▶ WHAT YOU NEED TO DO: Filter the data for "running" and copy matching lines.

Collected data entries
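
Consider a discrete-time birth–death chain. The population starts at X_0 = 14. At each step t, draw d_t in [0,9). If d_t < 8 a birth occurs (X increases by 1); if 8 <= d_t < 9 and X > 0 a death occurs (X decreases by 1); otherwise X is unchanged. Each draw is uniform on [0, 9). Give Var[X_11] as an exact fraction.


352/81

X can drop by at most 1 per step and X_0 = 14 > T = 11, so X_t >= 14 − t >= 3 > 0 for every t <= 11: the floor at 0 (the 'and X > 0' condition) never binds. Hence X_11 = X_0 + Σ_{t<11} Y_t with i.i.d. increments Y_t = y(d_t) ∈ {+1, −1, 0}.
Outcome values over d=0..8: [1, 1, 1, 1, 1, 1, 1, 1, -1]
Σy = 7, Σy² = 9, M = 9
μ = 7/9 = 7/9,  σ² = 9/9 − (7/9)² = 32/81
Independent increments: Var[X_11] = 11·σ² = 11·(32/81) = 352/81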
==
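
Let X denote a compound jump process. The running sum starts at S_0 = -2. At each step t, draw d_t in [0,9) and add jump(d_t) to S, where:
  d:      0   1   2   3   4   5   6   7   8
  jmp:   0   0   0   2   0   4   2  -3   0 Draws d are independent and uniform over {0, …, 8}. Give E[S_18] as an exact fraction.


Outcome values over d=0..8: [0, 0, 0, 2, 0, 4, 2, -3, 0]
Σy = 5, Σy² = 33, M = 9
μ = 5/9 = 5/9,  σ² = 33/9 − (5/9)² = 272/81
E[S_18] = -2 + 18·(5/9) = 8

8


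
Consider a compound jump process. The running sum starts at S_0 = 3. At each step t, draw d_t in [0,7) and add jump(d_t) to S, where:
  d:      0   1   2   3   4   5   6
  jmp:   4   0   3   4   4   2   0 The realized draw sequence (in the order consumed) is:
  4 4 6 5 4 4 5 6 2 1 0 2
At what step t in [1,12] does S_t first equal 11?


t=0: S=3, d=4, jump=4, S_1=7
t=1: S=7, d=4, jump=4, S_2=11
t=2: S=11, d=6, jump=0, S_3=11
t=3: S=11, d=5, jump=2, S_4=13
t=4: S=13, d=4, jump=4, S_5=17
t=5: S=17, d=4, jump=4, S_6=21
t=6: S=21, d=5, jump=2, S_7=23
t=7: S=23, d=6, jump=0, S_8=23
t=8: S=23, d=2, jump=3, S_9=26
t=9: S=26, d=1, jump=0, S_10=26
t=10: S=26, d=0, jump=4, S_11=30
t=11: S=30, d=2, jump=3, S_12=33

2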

▶ SOLUTION:
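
Let X denote a compound jump process. The running sum starts at S_0 = -2. At each step t, draw d_t in [0,9) and add jump(d_t) to S, where:
Consider a compound jump process. The running sum starts at S_0 = 3. At each step t, draw d_t in [0,7) and add jump(d_t) to S, where: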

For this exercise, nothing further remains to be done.